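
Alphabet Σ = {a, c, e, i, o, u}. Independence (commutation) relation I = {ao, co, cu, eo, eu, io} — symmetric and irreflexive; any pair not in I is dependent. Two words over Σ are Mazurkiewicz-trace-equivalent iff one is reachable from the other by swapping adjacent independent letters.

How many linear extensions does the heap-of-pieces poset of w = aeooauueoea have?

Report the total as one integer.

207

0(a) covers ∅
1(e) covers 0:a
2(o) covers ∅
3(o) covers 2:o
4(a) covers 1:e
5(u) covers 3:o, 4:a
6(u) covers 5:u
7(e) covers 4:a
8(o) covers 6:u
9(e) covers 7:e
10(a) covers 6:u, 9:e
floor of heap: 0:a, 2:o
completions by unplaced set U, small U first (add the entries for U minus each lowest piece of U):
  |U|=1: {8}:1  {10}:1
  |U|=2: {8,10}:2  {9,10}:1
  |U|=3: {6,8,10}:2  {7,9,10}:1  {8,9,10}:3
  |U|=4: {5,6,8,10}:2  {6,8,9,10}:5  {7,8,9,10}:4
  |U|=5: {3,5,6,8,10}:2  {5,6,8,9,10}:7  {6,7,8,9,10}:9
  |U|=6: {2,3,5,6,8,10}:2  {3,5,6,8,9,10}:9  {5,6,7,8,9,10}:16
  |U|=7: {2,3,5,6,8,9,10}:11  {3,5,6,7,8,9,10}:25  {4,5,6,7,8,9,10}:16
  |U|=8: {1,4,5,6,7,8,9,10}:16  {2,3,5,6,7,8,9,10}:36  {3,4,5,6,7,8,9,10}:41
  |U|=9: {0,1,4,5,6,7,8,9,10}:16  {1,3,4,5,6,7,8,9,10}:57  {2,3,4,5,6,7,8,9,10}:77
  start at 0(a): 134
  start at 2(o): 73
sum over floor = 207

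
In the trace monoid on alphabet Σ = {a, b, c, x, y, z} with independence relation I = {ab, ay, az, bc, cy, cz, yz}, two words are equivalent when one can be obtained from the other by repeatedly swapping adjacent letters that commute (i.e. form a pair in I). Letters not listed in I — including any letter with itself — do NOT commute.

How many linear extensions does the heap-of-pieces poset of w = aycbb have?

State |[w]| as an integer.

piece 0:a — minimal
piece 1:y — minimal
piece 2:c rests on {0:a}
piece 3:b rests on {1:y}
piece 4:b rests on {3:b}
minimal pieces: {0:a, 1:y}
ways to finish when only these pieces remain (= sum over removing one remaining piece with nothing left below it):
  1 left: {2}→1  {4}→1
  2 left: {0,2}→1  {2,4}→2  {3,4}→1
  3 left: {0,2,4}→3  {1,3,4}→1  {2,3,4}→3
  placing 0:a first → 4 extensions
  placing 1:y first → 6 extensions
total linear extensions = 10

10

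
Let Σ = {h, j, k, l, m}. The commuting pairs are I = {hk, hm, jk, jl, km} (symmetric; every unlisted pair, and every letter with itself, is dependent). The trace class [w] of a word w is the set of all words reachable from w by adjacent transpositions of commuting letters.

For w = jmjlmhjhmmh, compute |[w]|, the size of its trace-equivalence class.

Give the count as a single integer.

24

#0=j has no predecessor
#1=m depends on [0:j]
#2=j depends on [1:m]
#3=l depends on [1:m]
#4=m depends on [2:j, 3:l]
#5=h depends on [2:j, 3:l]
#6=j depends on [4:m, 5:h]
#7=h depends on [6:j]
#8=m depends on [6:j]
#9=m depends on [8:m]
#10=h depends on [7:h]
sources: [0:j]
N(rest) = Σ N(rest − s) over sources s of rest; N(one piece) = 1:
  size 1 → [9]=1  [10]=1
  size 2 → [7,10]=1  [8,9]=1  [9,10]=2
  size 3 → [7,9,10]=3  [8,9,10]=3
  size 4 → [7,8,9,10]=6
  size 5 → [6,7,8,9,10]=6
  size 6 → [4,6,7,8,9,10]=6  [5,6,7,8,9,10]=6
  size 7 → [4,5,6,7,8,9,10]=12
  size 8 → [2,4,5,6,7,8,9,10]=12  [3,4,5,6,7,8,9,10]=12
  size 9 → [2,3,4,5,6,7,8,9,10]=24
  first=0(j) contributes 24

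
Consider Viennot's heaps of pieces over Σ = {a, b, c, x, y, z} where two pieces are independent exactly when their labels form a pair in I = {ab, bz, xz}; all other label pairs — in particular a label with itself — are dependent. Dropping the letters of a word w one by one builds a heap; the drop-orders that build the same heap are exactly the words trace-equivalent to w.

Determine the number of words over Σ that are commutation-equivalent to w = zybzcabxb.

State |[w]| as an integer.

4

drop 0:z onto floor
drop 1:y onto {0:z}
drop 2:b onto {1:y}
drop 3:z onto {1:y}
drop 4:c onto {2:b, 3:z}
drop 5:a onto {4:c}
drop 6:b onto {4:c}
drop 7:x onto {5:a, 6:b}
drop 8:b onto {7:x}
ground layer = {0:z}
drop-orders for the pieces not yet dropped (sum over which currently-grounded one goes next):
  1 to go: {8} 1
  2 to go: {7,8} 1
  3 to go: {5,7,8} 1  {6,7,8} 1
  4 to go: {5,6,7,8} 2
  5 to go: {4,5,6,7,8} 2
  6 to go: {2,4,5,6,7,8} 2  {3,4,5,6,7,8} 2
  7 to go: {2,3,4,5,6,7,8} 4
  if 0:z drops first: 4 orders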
****************
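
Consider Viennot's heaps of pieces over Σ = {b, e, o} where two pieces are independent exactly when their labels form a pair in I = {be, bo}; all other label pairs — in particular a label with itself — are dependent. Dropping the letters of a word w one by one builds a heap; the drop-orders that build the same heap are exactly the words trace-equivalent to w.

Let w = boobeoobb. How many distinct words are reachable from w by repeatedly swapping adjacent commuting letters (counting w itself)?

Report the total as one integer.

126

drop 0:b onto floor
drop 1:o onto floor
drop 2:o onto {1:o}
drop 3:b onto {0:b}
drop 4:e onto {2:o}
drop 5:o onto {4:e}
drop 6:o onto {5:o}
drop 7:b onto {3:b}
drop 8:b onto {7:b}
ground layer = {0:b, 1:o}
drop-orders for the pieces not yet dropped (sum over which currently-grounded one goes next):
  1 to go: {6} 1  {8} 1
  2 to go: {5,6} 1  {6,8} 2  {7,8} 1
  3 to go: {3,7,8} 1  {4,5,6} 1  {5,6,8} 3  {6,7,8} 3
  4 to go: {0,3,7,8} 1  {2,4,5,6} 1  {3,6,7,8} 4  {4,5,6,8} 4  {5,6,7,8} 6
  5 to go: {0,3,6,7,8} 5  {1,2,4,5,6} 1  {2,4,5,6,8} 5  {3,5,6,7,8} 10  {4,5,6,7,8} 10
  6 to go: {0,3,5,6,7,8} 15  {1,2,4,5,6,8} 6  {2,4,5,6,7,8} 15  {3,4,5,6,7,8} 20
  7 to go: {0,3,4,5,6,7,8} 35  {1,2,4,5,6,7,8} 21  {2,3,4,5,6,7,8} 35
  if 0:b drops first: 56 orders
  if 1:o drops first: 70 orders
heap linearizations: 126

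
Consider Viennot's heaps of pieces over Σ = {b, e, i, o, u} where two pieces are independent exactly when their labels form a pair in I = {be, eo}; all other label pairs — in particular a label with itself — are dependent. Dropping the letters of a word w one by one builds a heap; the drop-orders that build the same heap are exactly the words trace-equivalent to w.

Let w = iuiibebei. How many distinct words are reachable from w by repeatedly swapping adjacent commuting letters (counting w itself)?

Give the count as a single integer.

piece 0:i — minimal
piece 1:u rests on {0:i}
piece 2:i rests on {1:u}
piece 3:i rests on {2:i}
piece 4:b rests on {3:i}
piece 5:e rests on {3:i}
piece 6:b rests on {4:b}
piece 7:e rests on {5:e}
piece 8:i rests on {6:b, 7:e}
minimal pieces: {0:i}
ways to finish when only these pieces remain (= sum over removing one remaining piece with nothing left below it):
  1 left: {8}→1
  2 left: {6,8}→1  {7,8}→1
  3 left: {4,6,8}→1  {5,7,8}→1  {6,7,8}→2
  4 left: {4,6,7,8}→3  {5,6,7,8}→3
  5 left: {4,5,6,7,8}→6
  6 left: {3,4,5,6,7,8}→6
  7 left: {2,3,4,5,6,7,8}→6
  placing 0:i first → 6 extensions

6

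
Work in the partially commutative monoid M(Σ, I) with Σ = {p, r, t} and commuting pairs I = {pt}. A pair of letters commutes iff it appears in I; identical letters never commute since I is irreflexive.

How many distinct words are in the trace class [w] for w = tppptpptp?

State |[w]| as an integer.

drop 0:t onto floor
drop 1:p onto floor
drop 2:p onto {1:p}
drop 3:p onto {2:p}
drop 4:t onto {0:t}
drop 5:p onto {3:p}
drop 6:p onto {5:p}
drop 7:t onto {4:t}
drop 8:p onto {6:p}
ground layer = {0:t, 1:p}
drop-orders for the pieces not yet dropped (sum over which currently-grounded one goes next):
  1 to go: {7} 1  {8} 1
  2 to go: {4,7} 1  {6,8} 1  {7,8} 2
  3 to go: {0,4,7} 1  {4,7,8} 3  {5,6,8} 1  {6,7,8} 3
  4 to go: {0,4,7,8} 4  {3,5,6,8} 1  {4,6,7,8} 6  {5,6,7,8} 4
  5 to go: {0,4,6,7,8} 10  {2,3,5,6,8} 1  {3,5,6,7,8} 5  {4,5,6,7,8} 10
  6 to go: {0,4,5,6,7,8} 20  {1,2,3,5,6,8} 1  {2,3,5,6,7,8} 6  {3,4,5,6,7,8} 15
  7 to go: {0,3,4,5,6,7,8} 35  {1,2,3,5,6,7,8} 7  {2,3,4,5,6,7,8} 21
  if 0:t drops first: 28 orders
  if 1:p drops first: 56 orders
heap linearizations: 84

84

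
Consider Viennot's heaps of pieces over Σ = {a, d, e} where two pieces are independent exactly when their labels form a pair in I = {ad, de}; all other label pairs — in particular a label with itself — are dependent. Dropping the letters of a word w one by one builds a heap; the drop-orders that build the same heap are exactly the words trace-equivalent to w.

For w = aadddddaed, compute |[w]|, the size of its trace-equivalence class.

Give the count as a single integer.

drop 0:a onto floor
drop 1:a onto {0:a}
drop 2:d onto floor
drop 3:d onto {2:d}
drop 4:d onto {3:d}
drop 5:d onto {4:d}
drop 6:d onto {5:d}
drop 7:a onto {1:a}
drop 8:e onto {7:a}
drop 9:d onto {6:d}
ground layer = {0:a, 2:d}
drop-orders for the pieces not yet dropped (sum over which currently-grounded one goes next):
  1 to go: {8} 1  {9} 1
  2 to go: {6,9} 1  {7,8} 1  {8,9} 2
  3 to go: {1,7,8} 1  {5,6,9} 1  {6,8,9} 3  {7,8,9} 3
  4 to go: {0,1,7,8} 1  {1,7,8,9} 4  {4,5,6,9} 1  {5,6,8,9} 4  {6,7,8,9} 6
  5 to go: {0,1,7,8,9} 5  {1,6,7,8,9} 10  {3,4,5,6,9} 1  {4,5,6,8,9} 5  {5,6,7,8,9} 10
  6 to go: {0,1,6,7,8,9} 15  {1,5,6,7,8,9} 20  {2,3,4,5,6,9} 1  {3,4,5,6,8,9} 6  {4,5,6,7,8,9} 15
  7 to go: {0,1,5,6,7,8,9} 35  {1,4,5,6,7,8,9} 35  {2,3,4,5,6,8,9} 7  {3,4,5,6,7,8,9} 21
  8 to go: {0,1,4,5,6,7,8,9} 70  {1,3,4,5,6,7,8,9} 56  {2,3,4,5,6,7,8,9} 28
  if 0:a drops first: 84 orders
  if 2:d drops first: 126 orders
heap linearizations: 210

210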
****************
**Task goal**
Above are the entries. Quote exactly the lines from the one bearing "adjacent independent letters." through the one bearing "w = aeooauueoea have?".

**Answer section**
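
Alphabet Σ = {a, c, e, i, o, u}. Independence (commutation) relation I = {ao, co, cu, eo, eu, io} — symmetric and irreflexive; any pair not in I is dependent. Two words over Σ are Mazurkiewicz-trace-equivalent iff one is reachable from the other by swapping adjacent independent letters.

How many linear extensions does the heap-of-pieces poset of w = aeooauueoea have?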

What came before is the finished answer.